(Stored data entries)
Start of Block
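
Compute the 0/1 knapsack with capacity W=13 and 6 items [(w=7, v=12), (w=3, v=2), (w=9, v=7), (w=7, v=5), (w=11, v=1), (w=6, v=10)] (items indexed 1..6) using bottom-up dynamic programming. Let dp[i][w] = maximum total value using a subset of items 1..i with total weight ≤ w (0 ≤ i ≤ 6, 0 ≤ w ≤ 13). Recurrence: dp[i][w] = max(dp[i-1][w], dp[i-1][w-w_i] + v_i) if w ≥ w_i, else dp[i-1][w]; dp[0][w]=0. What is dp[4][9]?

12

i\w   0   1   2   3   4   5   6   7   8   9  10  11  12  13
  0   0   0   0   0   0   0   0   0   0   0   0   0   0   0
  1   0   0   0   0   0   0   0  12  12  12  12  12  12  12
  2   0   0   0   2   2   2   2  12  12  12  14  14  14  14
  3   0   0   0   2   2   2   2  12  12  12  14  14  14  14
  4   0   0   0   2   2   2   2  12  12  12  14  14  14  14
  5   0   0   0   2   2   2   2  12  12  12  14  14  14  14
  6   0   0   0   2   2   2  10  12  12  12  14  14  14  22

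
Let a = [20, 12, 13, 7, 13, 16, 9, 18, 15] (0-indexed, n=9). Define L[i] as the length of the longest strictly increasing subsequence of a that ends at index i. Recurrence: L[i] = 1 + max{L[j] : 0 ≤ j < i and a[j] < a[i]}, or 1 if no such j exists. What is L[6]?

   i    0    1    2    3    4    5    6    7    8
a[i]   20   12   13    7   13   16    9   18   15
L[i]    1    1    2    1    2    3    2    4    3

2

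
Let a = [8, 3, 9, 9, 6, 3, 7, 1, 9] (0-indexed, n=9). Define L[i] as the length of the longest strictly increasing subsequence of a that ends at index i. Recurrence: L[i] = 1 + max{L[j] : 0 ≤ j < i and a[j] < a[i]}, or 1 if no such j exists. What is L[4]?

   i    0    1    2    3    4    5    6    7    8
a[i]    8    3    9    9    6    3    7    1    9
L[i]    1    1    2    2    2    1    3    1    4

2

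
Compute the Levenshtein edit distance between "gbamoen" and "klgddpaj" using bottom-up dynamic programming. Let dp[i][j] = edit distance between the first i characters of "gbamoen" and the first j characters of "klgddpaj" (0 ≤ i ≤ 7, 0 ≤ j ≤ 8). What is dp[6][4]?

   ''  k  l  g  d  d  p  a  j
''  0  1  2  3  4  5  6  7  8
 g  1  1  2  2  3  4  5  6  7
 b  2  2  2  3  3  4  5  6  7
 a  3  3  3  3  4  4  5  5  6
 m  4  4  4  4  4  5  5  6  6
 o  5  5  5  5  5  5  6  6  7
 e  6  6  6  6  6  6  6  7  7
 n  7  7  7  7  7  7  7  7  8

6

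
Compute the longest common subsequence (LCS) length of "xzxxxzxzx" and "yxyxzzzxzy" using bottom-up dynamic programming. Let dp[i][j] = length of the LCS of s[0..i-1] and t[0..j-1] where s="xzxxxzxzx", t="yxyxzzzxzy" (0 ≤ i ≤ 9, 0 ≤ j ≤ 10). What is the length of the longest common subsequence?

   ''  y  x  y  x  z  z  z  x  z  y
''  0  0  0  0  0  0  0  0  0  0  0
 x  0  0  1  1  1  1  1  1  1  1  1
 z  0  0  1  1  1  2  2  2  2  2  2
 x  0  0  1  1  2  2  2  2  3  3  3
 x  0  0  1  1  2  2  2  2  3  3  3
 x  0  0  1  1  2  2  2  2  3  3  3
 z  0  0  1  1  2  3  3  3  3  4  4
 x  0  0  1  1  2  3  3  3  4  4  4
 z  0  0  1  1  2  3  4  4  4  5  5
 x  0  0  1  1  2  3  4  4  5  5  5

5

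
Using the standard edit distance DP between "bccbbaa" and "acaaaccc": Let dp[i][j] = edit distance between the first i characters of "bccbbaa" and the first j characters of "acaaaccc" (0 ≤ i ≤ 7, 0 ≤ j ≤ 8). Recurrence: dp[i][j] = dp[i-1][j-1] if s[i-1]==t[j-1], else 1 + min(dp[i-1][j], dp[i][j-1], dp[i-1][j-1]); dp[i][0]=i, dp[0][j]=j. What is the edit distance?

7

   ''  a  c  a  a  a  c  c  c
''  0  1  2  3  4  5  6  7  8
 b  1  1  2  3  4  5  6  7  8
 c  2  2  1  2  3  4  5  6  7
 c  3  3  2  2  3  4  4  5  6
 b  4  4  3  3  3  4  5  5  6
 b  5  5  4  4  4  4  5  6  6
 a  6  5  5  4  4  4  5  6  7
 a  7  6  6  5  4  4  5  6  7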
End of Block
Start at the line with "What is L[4]?" and stop at the end of the records. Write those lines out exactly and add nothing.

** Exercise solution **
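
Let a = [8, 3, 9, 9, 6, 3, 7, 1, 9] (0-indexed, n=9). Define L[i] as the length of the longest strictly increasing subsequence of a that ends at index i. Recurrence: L[i] = 1 + max{L[j] : 0 ≤ j < i and a[j] < a[i]}, or 1 if no such j exists. What is L[4]?

   i    0    1    2    3    4    5    6    7    8
a[i]    8    3    9    9    6    3    7    1    9
L[i]    1    1    2    2    2    1    3    1    4

2

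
Compute the Levenshtein edit distance between "gbamoen" and "klgddpaj" using bottom-up dynamic programming. Let dp[i][j] = edit distance between the first i characters of "gbamoen" and the first j characters of "klgddpaj" (0 ≤ i ≤ 7, 0 ≤ j ≤ 8). What is dp[6][4]?

   ''  k  l  g  d  d  p  a  j
''  0  1  2  3  4  5  6  7  8
 g  1  1  2  2  3  4  5  6  7
 b  2  2  2  3  3  4  5  6  7
 a  3  3  3  3  4  4  5  5  6
 m  4  4  4  4  4  5  5  6  6
 o  5  5  5  5  5  5  6  6  7
 e  6  6  6  6  6  6  6  7  7
 n  7  7  7  7  7  7  7  7  8

6

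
Compute the longest common subsequence (LCS) length of "xzxxxzxzx" and "yxyxzzzxzy" using bottom-up dynamic programming. Let dp[i][j] = length of the LCS of s[0..i-1] and t[0..j-1] where s="xzxxxzxzx", t="yxyxzzzxzy" (0 ≤ i ≤ 9, 0 ≤ j ≤ 10). What is the length of the longest common subsequence?

   ''  y  x  y  x  z  z  z  x  z  y
''  0  0  0  0  0  0  0  0  0  0  0
 x  0  0  1  1  1  1  1  1  1  1  1
 z  0  0  1  1  1  2  2  2  2  2  2
 x  0  0  1  1  2  2  2  2  3  3  3
 x  0  0  1  1  2  2  2  2  3  3  3
 x  0  0  1  1  2  2  2  2  3  3  3
 z  0  0  1  1  2  3  3  3  3  4  4
 x  0  0  1  1  2  3  3  3  4  4  4
 z  0  0  1  1  2  3  4  4  4  5  5
 x  0  0  1  1  2  3  4  4  5  5  5

5

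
Using the standard edit distance DP between "bccbbaa" and "acaaaccc": Let dp[i][j] = edit distance between the first i characters of "bccbbaa" and the first j characters of "acaaaccc" (0 ≤ i ≤ 7, 0 ≤ j ≤ 8). Recurrence: dp[i][j] = dp[i-1][j-1] if s[i-1]==t[j-1], else 1 + min(dp[i-1][j], dp[i][j-1], dp[i-1][j-1]); dp[i][0]=i, dp[0][j]=j. What is the edit distance?

7

   ''  a  c  a  a  a  c  c  c
''  0  1  2  3  4  5  6  7  8
 b  1  1  2  3  4  5  6  7  8
 c  2  2  1  2  3  4  5  6  7
 c  3  3  2  2  3  4  4  5  6
 b  4  4  3  3  3  4  5  5  6
 b  5  5  4  4  4  4  5  6  6
 a  6  5  5  4  4  4  5  6  7
 a  7  6  6  5  4  4  5  6  7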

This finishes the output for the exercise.